# REQUIREMENT
Quote each line exactly, from the line that contains "Find the radiation" down to the last line of the listing, and no other lines.

# DATA SECTION
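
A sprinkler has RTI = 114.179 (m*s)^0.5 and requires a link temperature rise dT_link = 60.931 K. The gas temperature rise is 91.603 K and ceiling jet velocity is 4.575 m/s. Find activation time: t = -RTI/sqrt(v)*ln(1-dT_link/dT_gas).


dT_link/dT_gas = 0.66516
ln(1 - 0.66516) = -1.0941
t = -114.179 / sqrt(4.575) * -1.0941 = 58.405 s

58.405 s


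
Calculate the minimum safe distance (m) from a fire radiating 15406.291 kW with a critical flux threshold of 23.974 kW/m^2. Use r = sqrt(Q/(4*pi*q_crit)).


4*pi*q_crit = 301.27
Q/(4*pi*q_crit) = 51.138
r = sqrt(51.138) = 7.1511 m

7.1511 m


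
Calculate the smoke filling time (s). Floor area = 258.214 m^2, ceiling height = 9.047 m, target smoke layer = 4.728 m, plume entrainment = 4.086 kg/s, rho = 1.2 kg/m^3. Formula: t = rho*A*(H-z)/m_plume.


H - z = 4.319 m
t = 1.2 * 258.214 * 4.319 / 4.086 = 327.53 s

327.53 s


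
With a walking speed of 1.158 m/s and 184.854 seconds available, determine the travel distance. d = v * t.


d = 1.158 * 184.854 = 214.06 m

214.06 m


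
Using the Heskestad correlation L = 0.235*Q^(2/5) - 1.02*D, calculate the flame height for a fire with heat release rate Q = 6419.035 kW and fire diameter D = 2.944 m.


Q^(2/5) = 33.342
0.235 * Q^(2/5) = 7.8353
1.02 * D = 3.0029
L = 4.8324 m

4.8324 m


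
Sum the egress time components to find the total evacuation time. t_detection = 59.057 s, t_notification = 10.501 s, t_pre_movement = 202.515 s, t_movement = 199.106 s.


Total = 59.057 + 10.501 + 202.515 + 199.106 = 471.179 s

471.179 s


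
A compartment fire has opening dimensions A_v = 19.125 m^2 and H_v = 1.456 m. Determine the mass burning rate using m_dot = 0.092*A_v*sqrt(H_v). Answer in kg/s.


sqrt(H_v) = 1.2066
m_dot = 0.092 * 19.125 * 1.2066 = 2.1231 kg/s

2.1231 kg/s


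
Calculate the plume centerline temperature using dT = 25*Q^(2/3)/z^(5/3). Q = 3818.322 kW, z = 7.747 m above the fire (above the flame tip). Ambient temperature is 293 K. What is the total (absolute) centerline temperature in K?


Q^(2/3) = 244.30
z^(5/3) = 30.331
dT = 25 * 244.30 / 30.331 = 201.36 K
T = 293 + 201.36 = 494.36 K

494.36 K


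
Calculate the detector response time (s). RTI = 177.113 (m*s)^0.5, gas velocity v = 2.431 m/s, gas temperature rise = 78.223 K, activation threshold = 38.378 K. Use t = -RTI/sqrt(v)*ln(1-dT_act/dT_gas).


dT_act/dT_gas = 0.49062
ln(1 - 0.49062) = -0.67457
t = -177.113 / sqrt(2.431) * -0.67457 = 76.627 s

76.627 s


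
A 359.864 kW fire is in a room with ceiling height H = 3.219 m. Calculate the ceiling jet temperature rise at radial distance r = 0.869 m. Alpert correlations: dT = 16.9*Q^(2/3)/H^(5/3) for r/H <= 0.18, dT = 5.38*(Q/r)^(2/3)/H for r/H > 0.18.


r/H = 0.869 / 3.219 = 0.26996
r/H > 0.18, so dT = 5.38*(Q/r)^(2/3)/H
Q/r = 414.11
(Q/r)^(2/3) = 55.558
dT = 5.38 * 55.558 / 3.219 = 92.855 K

92.855 K


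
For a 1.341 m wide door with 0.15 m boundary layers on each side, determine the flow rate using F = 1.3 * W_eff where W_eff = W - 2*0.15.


W_eff = 1.341 - 0.30 = 1.041 m
F = 1.3 * 1.041 = 1.3533 persons/s

1.3533 persons/s


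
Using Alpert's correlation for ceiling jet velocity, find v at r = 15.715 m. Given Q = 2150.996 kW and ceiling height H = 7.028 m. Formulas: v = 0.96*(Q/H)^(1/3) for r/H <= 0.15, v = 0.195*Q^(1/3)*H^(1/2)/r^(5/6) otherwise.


r/H = 15.715 / 7.028 = 2.2361
r/H > 0.15, so v = 0.195*Q^(1/3)*H^(1/2)/r^(5/6)
Q^(1/3) = 12.909
H^(1/2) = 2.6510
r^(5/6) = 9.9295
v = 0.195 * 12.909 * 2.6510 / 9.9295 = 0.67205 m/s

0.67205 m/s


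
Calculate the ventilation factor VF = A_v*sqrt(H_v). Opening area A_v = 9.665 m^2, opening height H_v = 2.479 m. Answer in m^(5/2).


sqrt(H_v) = 1.5745
VF = 9.665 * 1.5745 = 15.217 m^(5/2)

15.217 m^(5/2)


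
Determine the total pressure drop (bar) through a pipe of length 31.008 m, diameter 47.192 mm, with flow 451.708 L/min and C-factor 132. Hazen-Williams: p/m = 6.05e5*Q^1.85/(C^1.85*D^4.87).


Q^1.85 = 81562
C^1.85 = 8376.5
D^4.87 = 1.4182e+08
p/m = 0.041538 bar/m
p_total = 0.041538 * 31.008 = 1.2880 bar

1.2880 bar


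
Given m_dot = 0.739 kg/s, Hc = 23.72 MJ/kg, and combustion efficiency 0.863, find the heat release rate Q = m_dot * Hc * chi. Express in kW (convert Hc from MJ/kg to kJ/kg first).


Hc = 23.72 MJ/kg = 23.72 * 1000 kJ/kg = 23720 kJ/kg
Q = 0.739 kg/s * 23720 kJ/kg * 0.863 = 15128 kW

15128 kW


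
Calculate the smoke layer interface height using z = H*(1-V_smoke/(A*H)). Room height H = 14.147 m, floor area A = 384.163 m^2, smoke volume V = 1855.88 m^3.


V/(A*H) = 0.34148
1 - 0.34148 = 0.65852
z = 14.147 * 0.65852 = 9.3160 m

9.3160 m


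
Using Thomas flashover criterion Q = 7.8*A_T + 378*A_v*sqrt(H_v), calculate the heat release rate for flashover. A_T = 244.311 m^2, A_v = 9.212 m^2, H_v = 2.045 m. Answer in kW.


7.8*A_T = 1905.6
sqrt(H_v) = 1.4300
378*A_v*sqrt(H_v) = 4979.6
Q = 1905.6 + 4979.6 = 6885.2 kW

6885.2 kW


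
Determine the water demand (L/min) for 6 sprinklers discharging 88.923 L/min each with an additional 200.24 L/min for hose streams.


Sprinkler demand = 6 * 88.923 = 533.538 L/min
Total = 533.538 + 200.24 = 733.778 L/min

733.778 L/min


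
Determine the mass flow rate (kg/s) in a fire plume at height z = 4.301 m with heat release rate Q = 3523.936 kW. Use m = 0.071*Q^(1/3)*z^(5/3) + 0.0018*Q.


Q^(1/3) = 15.217
z^(5/3) = 11.375
First term = 0.071 * 15.217 * 11.375 = 12.290
Second term = 0.0018 * 3523.936 = 6.3431
m = 18.633 kg/s

18.633 kg/s


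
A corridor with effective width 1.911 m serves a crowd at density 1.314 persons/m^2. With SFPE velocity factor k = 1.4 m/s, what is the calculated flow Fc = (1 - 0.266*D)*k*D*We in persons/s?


1 - 0.266*D = 1 - 0.266*1.314 = 0.65048
Fs = 0.65048 * 1.4 * 1.314 = 1.1966 persons/(s*m)
Fc = 1.1966 * 1.911 = 2.2867 persons/s

2.2867 persons/s


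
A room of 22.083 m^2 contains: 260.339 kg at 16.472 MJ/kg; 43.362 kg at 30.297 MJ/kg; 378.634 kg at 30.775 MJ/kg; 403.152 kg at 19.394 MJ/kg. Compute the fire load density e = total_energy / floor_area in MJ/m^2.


Total energy = 260.339*16.472 + 43.362*30.297 + 378.634*30.775 + 403.152*19.394
= 4288.304 + 1313.739 + 11652.46 + 7818.730
= 25073.23 MJ
e = 25073.23 / 22.083 = 1135.4 MJ/m^2

1135.4 MJ/m^2


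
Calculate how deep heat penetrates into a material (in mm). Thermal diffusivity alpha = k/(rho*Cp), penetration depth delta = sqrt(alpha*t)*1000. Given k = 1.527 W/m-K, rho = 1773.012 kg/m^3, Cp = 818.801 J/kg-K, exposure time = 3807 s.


alpha = 1.527 / (1773.012 * 818.801) = 1.0518e-06 m^2/s
alpha * t = 0.0040043
delta = sqrt(0.0040043) * 1000 = 63.280 mm

63.280 mm


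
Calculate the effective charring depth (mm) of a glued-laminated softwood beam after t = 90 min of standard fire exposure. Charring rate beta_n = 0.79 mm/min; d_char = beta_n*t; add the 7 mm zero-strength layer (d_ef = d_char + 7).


d_char = 0.79 * 90 = 71.1 mm
d_ef = 71.1 + 1.0*7 = 78.1 mm

78.1 mm


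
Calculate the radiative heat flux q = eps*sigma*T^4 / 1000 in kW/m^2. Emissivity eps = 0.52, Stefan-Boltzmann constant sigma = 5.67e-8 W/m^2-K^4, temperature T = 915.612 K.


T^4 = 7.0282e+11
q = 0.52 * 5.67e-8 * 7.0282e+11 / 1000 = 20.722 kW/m^2

20.722 kW/m^2


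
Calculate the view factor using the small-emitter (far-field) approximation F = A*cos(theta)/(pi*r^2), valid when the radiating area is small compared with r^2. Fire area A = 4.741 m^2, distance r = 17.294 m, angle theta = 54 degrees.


cos(54 deg) = 0.58779
pi*r^2 = 939.60
F = 4.741 * 0.58779 / 939.60 = 0.0029658

0.0029658


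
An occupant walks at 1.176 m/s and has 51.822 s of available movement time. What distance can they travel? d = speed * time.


d = 1.176 * 51.822 = 60.943 m

60.943 m


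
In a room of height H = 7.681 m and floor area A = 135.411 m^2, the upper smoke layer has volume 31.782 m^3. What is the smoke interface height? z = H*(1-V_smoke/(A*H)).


V/(A*H) = 0.030557
1 - 0.030557 = 0.96944
z = 7.681 * 0.96944 = 7.4463 m

7.4463 m


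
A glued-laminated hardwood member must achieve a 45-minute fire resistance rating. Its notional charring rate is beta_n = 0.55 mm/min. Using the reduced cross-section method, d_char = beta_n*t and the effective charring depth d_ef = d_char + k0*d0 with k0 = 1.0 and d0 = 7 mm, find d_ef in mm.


d_char = 0.55 * 45 = 24.75 mm
d_ef = 24.75 + 1.0*7 = 31.75 mm

31.75 mm


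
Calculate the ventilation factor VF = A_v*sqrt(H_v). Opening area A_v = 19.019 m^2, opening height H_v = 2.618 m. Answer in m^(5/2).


sqrt(H_v) = 1.6180
VF = 19.019 * 1.6180 = 30.773 m^(5/2)

30.773 m^(5/2)


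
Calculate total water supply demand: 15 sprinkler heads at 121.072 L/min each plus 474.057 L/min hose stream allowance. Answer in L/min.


Sprinkler demand = 15 * 121.072 = 1816.08 L/min
Total = 1816.08 + 474.057 = 2290.137 L/min

2290.137 L/min


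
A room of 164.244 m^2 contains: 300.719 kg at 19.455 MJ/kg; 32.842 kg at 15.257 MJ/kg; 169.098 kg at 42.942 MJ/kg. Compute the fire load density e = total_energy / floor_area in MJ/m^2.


Total energy = 300.719*19.455 + 32.842*15.257 + 169.098*42.942
= 5850.488 + 501.0704 + 7261.406
= 13612.96 MJ
e = 13612.96 / 164.244 = 82.883 MJ/m^2

82.883 MJ/m^2


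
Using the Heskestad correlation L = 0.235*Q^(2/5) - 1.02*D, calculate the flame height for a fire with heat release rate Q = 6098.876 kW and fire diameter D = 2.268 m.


Q^(2/5) = 32.666
0.235 * Q^(2/5) = 7.6766
1.02 * D = 2.3134
L = 5.3632 m

5.3632 m


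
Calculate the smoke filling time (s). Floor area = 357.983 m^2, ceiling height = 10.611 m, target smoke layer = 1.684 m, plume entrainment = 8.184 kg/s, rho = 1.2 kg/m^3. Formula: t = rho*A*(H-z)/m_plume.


H - z = 8.927 m
t = 1.2 * 357.983 * 8.927 / 8.184 = 468.58 s

468.58 s


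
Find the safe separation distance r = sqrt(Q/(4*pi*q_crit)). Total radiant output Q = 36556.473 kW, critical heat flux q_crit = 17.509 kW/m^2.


4*pi*q_crit = 220.02
Q/(4*pi*q_crit) = 166.15
r = sqrt(166.15) = 12.890 m

12.890 m


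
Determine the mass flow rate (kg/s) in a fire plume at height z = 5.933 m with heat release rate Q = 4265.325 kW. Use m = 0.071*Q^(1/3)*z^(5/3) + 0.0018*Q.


Q^(1/3) = 16.218
z^(5/3) = 19.444
First term = 0.071 * 16.218 * 19.444 = 22.389
Second term = 0.0018 * 4265.325 = 7.6776
m = 30.066 kg/s

30.066 kg/s


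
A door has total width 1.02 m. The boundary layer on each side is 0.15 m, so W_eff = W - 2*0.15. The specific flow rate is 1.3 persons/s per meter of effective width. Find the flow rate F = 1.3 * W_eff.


W_eff = 1.02 - 0.30 = 0.72 m
F = 1.3 * 0.72 = 0.936 persons/s

0.936 persons/s


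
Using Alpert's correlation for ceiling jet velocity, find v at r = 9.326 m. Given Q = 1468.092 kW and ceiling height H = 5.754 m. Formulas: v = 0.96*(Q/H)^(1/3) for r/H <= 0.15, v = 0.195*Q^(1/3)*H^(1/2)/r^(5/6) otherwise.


r/H = 9.326 / 5.754 = 1.6208
r/H > 0.15, so v = 0.195*Q^(1/3)*H^(1/2)/r^(5/6)
Q^(1/3) = 11.365
H^(1/2) = 2.3987
r^(5/6) = 6.4281
v = 0.195 * 11.365 * 2.3987 / 6.4281 = 0.82704 m/s

0.82704 m/s


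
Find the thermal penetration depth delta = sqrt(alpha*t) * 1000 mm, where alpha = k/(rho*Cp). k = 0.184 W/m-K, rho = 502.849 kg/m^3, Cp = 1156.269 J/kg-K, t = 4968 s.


alpha = 0.184 / (502.849 * 1156.269) = 3.1646e-07 m^2/s
alpha * t = 0.0015722
delta = sqrt(0.0015722) * 1000 = 39.651 mm

39.651 mm


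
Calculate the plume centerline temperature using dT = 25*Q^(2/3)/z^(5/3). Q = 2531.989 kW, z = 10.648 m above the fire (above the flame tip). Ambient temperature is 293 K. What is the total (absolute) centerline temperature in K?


Q^(2/3) = 185.77
z^(5/3) = 51.536
dT = 25 * 185.77 / 51.536 = 90.116 K
T = 293 + 90.116 = 383.12 K

383.12 K


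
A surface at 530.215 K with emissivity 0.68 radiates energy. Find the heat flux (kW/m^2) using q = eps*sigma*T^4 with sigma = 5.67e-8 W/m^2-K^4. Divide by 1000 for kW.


T^4 = 7.9033e+10
q = 0.68 * 5.67e-8 * 7.9033e+10 / 1000 = 3.0472 kW/m^2

3.0472 kW/m^2


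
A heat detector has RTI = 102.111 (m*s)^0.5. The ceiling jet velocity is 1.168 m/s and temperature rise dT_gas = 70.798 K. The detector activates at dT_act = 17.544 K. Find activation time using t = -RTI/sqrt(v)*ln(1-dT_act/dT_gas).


dT_act/dT_gas = 0.24780
ln(1 - 0.24780) = -0.28476
t = -102.111 / sqrt(1.168) * -0.28476 = 26.905 s

26.905 s


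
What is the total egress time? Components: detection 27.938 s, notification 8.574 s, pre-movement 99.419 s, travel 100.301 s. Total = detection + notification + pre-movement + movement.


Total = 27.938 + 8.574 + 99.419 + 100.301 = 236.232 s

236.232 s


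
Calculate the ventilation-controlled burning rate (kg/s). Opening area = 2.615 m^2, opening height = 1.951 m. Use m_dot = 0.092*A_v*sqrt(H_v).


sqrt(H_v) = 1.3968
m_dot = 0.092 * 2.615 * 1.3968 = 0.33604 kg/s

0.33604 kg/s


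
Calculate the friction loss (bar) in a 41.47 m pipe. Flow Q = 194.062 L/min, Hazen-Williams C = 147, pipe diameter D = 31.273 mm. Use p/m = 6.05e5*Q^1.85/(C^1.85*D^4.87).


Q^1.85 = 17088
C^1.85 = 10222
D^4.87 = 1.9119e+07
p/m = 0.052897 bar/m
p_total = 0.052897 * 41.47 = 2.1936 bar

2.1936 bar


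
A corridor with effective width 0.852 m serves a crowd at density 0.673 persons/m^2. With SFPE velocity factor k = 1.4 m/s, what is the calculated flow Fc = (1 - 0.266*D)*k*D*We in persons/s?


1 - 0.266*D = 1 - 0.266*0.673 = 0.82098
Fs = 0.82098 * 1.4 * 0.673 = 0.77353 persons/(s*m)
Fc = 0.77353 * 0.852 = 0.65905 persons/s

0.65905 persons/s


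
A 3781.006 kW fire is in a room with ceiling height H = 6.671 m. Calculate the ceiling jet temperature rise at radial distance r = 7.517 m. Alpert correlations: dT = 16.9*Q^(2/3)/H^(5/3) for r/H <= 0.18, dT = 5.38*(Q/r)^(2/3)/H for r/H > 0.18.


r/H = 7.517 / 6.671 = 1.1268
r/H > 0.18, so dT = 5.38*(Q/r)^(2/3)/H
Q/r = 502.99
(Q/r)^(2/3) = 63.247
dT = 5.38 * 63.247 / 6.671 = 51.007 K

51.007 K


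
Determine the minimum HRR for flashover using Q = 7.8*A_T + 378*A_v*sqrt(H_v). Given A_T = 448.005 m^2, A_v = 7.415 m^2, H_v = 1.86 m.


7.8*A_T = 3494.439
sqrt(H_v) = 1.3638
378*A_v*sqrt(H_v) = 3822.6
Q = 3494.439 + 3822.6 = 7317.0 kW

7317.0 kW


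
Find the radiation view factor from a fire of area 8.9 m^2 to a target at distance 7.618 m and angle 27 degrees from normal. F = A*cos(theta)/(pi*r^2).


cos(27 deg) = 0.89101
pi*r^2 = 182.32
F = 8.9 * 0.89101 / 182.32 = 0.043495

0.043495


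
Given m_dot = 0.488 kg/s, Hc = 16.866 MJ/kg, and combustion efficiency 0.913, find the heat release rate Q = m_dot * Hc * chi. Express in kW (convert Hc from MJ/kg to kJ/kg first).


Hc = 16.866 MJ/kg = 16.866 * 1000 kJ/kg = 16866 kJ/kg
Q = 0.488 kg/s * 16866 kJ/kg * 0.913 = 7514.5 kW

7514.5 kW


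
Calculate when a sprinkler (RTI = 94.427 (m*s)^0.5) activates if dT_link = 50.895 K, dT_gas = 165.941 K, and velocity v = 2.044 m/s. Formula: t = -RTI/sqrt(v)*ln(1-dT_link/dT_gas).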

# SOLUTION TO THIS EXERCISE
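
Find the radiation view factor from a fire of area 8.9 m^2 to a target at distance 7.618 m and angle 27 degrees from normal. F = A*cos(theta)/(pi*r^2).


cos(27 deg) = 0.89101
pi*r^2 = 182.32
F = 8.9 * 0.89101 / 182.32 = 0.043495

0.043495


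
Given m_dot = 0.488 kg/s, Hc = 16.866 MJ/kg, and combustion efficiency 0.913, find the heat release rate Q = m_dot * Hc * chi. Express in kW (convert Hc from MJ/kg to kJ/kg first).


Hc = 16.866 MJ/kg = 16.866 * 1000 kJ/kg = 16866 kJ/kg
Q = 0.488 kg/s * 16866 kJ/kg * 0.913 = 7514.5 kW

7514.5 kW


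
Calculate when a sprinkler (RTI = 94.427 (m*s)^0.5) activates if dT_link = 50.895 K, dT_gas = 165.941 K, and velocity v = 2.044 m/s. Formula: t = -RTI/sqrt(v)*ln(1-dT_link/dT_gas).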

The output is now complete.